For the word "shown", find each line in the entries where it occurs and copy that line.

Top of Supplied data

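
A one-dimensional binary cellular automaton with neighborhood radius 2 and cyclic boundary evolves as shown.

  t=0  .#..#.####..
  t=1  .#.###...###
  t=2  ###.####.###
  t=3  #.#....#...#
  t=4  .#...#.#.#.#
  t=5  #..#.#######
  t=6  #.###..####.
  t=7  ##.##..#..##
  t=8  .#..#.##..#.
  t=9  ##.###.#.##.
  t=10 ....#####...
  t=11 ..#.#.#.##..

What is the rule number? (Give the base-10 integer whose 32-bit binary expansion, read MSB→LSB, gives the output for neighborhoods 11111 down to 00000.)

3039190258

  #####|#  b31=1 t=2,i=0
  ####.|.  b30=0 t=0,i=8
  ###.#|#  b29=1 t=1,i=11
  ###..|#  b28=1 t=0,i=9
  ##.##|.  b27=0 t=2,i=3
  ##.#.|#  b26=1 t=1,i=0
  ##..#|.  b25=0 t=5,i=1
  ##...|#  b24=1 t=0,i=10
  #.###|.  b23=0 t=0,i=6
  #.##.|.  b22=0 t=7,i=3
  #.#.#|#  b21=1 t=1,i=1
  #.#..|.  b20=0 t=3,i=2
  #..##|.  b19=0 t=6,i=6
  #..#.|#  b18=1 t=0,i=3
  #...#|#  b17=1 t=0,i=11
  #....|.  b16=0 t=3,i=4
  .####|.  b15=0 t=0,i=7
  .###.|#  b14=1 t=1,i=4
  .##.#|.  b13=0 t=3,i=0
  .##..|#  b12=1 t=7,i=4
  .#.##|#  b11=1 t=0,i=5
  .#.#.|#  b10=1 t=4,i=0
  .#..#|.  b9=0 t=0,i=2
  .#...|.  b8=0 t=3,i=3
  ..###|#  b7=1 t=1,i=9
  ..##.|#  b6=1 t=3,i=11
  ..#.#|#  b5=1 t=0,i=4
  ..#..|#  b4=1 t=0,i=1
  ...##|.  b3=0 t=1,i=8
  ...#.|.  b2=0 t=0,i=0
  ....#|#  b1=1 t=3,i=5
  .....|.  b0=0 t=10,i=0
  bits 10110101001001100101110011110010 = 3039190258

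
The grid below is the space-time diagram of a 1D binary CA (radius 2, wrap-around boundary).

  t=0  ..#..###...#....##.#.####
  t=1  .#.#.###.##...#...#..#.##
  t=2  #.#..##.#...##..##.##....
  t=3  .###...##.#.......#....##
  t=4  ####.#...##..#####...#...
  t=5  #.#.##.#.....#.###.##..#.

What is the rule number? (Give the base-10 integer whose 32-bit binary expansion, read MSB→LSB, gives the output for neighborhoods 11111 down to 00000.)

3700835975

  #####|#  b31=1 t=4,i=15
  ####.|#  b30=1 t=0,i=23
  ###.#|.  b29=0 t=1,i=7
  ###..|#  b28=1 t=0,i=7
  ##.##|#  b27=1 t=1,i=8
  ##.#.|#  b26=1 t=0,i=18
  ##..#|.  b25=0 t=0,i=0
  ##...|.  b24=0 t=0,i=8
  #.###|#  b23=1 t=0,i=21
  #.##.|.  b22=0 t=1,i=9
  #.#.#|.  b21=0 t=0,i=19
  #.#..|#  b20=1 t=2,i=2
  #..##|.  b19=0 t=0,i=4
  #..#.|#  b18=1 t=0,i=1
  #...#|#  b17=1 t=0,i=9
  #....|.  b16=0 t=0,i=13
  .####|.  b15=0 t=0,i=22
  .###.|#  b14=1 t=0,i=6
  .##.#|.  b13=0 t=0,i=17
  .##..|.  b12=0 t=1,i=10
  .#.##|.  b11=0 t=0,i=20
  .#.#.|#  b10=1 t=1,i=2
  .#..#|#  b9=1 t=0,i=3
  .#...|.  b8=0 t=0,i=12
  ..###|#  b7=1 t=0,i=5
  ..##.|.  b6=0 t=0,i=16
  ..#.#|.  b5=0 t=1,i=21
  ..#..|.  b4=0 t=0,i=2
  ...##|.  b3=0 t=0,i=15
  ...#.|#  b2=1 t=0,i=10
  ....#|#  b1=1 t=0,i=14
  .....|#  b0=1 t=3,i=13
  bits 11011100100101100100011010000111 = 3700835975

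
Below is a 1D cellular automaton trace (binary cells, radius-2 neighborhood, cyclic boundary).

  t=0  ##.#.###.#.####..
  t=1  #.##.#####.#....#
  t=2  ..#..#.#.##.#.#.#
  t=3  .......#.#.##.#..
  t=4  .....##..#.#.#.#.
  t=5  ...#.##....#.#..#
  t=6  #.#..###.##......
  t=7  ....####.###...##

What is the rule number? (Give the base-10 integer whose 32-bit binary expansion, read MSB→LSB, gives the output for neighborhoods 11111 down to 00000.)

  ##### -> #   bit 31 = 1  t=1,i=7
  ####. -> .   bit 30 = 0  t=0,i=13
  ###.# -> #   bit 29 = 1  t=0,i=7
  ###.. -> .   bit 28 = 0  t=0,i=14
  ##.## -> .   bit 27 = 0  t=1,i=1
  ##.#. -> #   bit 26 = 1  t=0,i=2
  ##..# -> .   bit 25 = 0  t=0,i=15
  ##... -> #   bit 24 = 1  t=5,i=7
  #.### -> #   bit 23 = 1  t=0,i=5
  #.##. -> #   bit 22 = 1  t=1,i=2
  #.#.# -> #   bit 21 = 1  t=0,i=3
  #.#.. -> .   bit 20 = 0  t=1,i=11
  #..## -> #   bit 19 = 1  t=0,i=16
  #..#. -> .   bit 18 = 0  t=2,i=1
  #...# -> .   bit 17 = 0  t=5,i=1
  #.... -> .   bit 16 = 0  t=1,i=13
  .#### -> .   bit 15 = 0  t=0,i=12
  .###. -> #   bit 14 = 1  t=0,i=6
  .##.# -> .   bit 13 = 0  t=0,i=1
  .##.. -> #   bit 12 = 1  t=4,i=6
  .#.## -> .   bit 11 = 0  t=0,i=4
  .#.#. -> .   bit 10 = 0  t=2,i=6
  .#..# -> .   bit 9 = 0  t=2,i=0
  .#... -> #   bit 8 = 1  t=1,i=12
  ..### -> #   bit 7 = 1  t=6,i=5
  ..##. -> #   bit 6 = 1  t=0,i=0
  ..#.# -> .   bit 5 = 0  t=2,i=5
  ..#.. -> .   bit 4 = 0  t=2,i=2
  ...## -> .   bit 3 = 0  t=1,i=15
  ...#. -> #   bit 2 = 1  t=3,i=6
  ....# -> #   bit 1 = 1  t=1,i=14
  ..... -> .   bit 0 = 0  t=3,i=0
  bits 10100101111010000101000111000110 = 2783465926

2783465926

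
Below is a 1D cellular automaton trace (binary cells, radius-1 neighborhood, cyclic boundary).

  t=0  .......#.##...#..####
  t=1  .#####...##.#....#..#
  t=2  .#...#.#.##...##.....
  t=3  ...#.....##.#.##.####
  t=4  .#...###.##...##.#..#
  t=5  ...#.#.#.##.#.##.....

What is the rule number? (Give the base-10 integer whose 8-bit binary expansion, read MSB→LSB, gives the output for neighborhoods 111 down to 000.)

73

  [7] ### => .  t=0,i=18
  [6] ##. => #  t=0,i=10
  [5] #.# => .  t=0,i=8
  [4] #.. => .  t=0,i=0
  [3] .## => #  t=0,i=9
  [2] .#. => .  t=0,i=7
  [1] ..# => .  t=0,i=6
  [0] ... => #  t=0,i=1
  bits 01001001 = 73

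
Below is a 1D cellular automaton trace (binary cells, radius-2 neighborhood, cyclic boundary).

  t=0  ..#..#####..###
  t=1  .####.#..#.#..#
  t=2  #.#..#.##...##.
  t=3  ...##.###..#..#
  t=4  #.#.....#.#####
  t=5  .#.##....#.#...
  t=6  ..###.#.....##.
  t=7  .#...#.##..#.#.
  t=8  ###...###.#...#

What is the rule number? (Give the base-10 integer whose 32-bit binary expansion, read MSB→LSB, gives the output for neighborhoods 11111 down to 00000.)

340630296

  nb #####: next=.  (t=0,i=7, bit31=0)
  nb ####.: next=.  (t=0,i=8, bit30=0)
  nb ###.#: next=.  (t=1,i=4, bit29=0)
  nb ###..: next=#  (t=0,i=9, bit28=1)
  nb ##.##: next=.  (t=3,i=5, bit27=0)
  nb ##.#.: next=#  (t=1,i=5, bit26=1)
  nb ##..#: next=.  (t=0,i=0, bit25=0)
  nb ##...: next=.  (t=2,i=9, bit24=0)
  nb #.###: next=.  (t=1,i=1, bit23=0)
  nb #.##.: next=#  (t=2,i=7, bit22=1)
  nb #.#.#: next=.  (t=2,i=0, bit21=0)
  nb #.#..: next=.  (t=1,i=6, bit20=0)
  nb #..##: next=#  (t=0,i=4, bit19=1)
  nb #..#.: next=#  (t=0,i=1, bit18=1)
  nb #...#: next=.  (t=2,i=10, bit17=0)
  nb #....: next=#  (t=4,i=4, bit16=1)
  nb .####: next=#  (t=0,i=6, bit15=1)
  nb .###.: next=.  (t=0,i=13, bit14=0)
  nb .##.#: next=.  (t=2,i=13, bit13=0)
  nb .##..: next=#  (t=2,i=8, bit12=1)
  nb .#.##: next=#  (t=1,i=0, bit11=1)
  nb .#.#.: next=.  (t=1,i=10, bit10=0)
  nb .#..#: next=#  (t=0,i=3, bit9=1)
  nb .#...: next=#  (t=3,i=0, bit8=1)
  nb ..###: next=.  (t=0,i=5, bit7=0)
  nb ..##.: next=.  (t=2,i=12, bit6=0)
  nb ..#.#: next=.  (t=1,i=9, bit5=0)
  nb ..#..: next=#  (t=0,i=2, bit4=1)
  nb ...##: next=#  (t=2,i=11, bit3=1)
  nb ...#.: next=.  (t=4,i=7, bit2=0)
  nb ....#: next=.  (t=4,i=6, bit1=0)
  nb .....: next=.  (t=4,i=5, bit0=0)
  bits 00010100010011011001101100011000 = 340630296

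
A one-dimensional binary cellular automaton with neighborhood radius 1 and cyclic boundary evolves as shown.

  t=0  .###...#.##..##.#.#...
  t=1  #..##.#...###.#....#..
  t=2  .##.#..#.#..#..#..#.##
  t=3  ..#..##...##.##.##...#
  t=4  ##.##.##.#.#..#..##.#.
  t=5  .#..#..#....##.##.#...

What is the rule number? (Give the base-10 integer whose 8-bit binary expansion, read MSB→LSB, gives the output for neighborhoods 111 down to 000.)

  [7] ### => .  t=0,i=2
  [6] ##. => #  t=0,i=3
  [5] #.# => .  t=0,i=8
  [4] #.. => #  t=0,i=4
  [3] .## => .  t=0,i=1
  [2] .#. => .  t=0,i=7
  [1] ..# => #  t=0,i=0
  [0] ... => .  t=0,i=5
  bits 01010010 = 82

82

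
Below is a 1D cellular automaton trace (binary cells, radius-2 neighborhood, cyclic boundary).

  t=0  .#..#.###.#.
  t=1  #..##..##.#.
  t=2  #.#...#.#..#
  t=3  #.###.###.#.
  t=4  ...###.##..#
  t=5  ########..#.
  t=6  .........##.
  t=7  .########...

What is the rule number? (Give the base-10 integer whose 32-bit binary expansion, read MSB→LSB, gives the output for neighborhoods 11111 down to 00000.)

  #####|.  b31=0 t=5,i=2
  ####.|.  b30=0 t=5,i=6
  ###.#|#  b29=1 t=0,i=8
  ###..|.  b28=0 t=5,i=7
  ##.##|#  b27=1 t=3,i=5
  ##.#.|.  b26=0 t=0,i=9
  ##..#|.  b25=0 t=1,i=5
  ##...|.  b24=0 t=6,i=11
  #.###|.  b23=0 t=0,i=6
  #.##.|#  b22=1 t=4,i=7
  #.#.#|.  b21=0 t=1,i=10
  #.#..|#  b20=1 t=0,i=10
  #..##|#  b19=1 t=1,i=2
  #..#.|#  b18=1 t=0,i=0
  #...#|#  b17=1 t=2,i=4
  #....|.  b16=0 t=6,i=0
  .####|.  b15=0 t=5,i=1
  .###.|#  b14=1 t=0,i=7
  .##.#|#  b13=1 t=1,i=8
  .##..|.  b12=0 t=1,i=4
  .#.##|.  b11=0 t=0,i=5
  .#.#.|#  b10=1 t=1,i=11
  .#..#|.  b9=0 t=0,i=2
  .#...|#  b8=1 t=2,i=3
  ..###|#  b7=1 t=4,i=3
  ..##.|.  b6=0 t=1,i=3
  ..#.#|#  b5=1 t=0,i=4
  ..#..|.  b4=0 t=0,i=1
  ...##|#  b3=1 t=4,i=2
  ...#.|.  b2=0 t=2,i=5
  ....#|#  b1=1 t=6,i=7
  .....|#  b0=1 t=6,i=1
  bits 00101000010111100110010110101011 = 677275051

677275051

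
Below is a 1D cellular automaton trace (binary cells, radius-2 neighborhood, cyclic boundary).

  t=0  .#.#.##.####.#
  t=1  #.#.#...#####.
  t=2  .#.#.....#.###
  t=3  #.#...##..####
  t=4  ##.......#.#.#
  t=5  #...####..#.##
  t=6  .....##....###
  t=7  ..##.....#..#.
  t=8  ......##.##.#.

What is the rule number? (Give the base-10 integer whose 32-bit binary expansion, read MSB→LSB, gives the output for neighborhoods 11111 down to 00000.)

1686687251

  nb #####: next=.  (t=1,i=10, bit31=0)
  nb ####.: next=#  (t=0,i=10, bit30=1)
  nb ###.#: next=#  (t=0,i=11, bit29=1)
  nb ###..: next=.  (t=4,i=1, bit28=0)
  nb ##.##: next=.  (t=0,i=7, bit27=0)
  nb ##.#.: next=#  (t=0,i=12, bit26=1)
  nb ##..#: next=.  (t=3,i=8, bit25=0)
  nb ##...: next=.  (t=4,i=2, bit24=0)
  nb #.###: next=#  (t=0,i=8, bit23=1)
  nb #.##.: next=.  (t=0,i=5, bit22=0)
  nb #.#.#: next=.  (t=0,i=1, bit21=0)
  nb #.#..: next=.  (t=1,i=4, bit20=0)
  nb #..##: next=#  (t=3,i=9, bit19=1)
  nb #..#.: next=.  (t=5,i=9, bit18=0)
  nb #...#: next=.  (t=1,i=6, bit17=0)
  nb #....: next=.  (t=2,i=5, bit16=0)
  nb .####: next=#  (t=0,i=9, bit15=1)
  nb .###.: next=#  (t=2,i=12, bit14=1)
  nb .##.#: next=.  (t=0,i=6, bit13=0)
  nb .##..: next=.  (t=3,i=7, bit12=0)
  nb .#.##: next=#  (t=0,i=4, bit11=1)
  nb .#.#.: next=#  (t=0,i=0, bit10=1)
  nb .#..#: next=#  (t=7,i=10, bit9=1)
  nb .#...: next=.  (t=1,i=5, bit8=0)
  nb ..###: next=.  (t=1,i=8, bit7=0)
  nb ..##.: next=.  (t=3,i=6, bit6=0)
  nb ..#.#: next=.  (t=2,i=9, bit5=0)
  nb ..#..: next=#  (t=7,i=9, bit4=1)
  nb ...##: next=.  (t=1,i=7, bit3=0)
  nb ...#.: next=.  (t=2,i=8, bit2=0)
  nb ....#: next=#  (t=2,i=7, bit1=1)
  nb .....: next=#  (t=2,i=6, bit0=1)
  bits 01100100100010001100111000010011 = 1686687251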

Bottom of Supplied data

→ **Solution**:
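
A one-dimensional binary cellular automaton with neighborhood radius 2 and cyclic boundary evolves as shown.
A one-dimensional binary cellular automaton with neighborhood radius 1 and cyclic boundary evolves as shown.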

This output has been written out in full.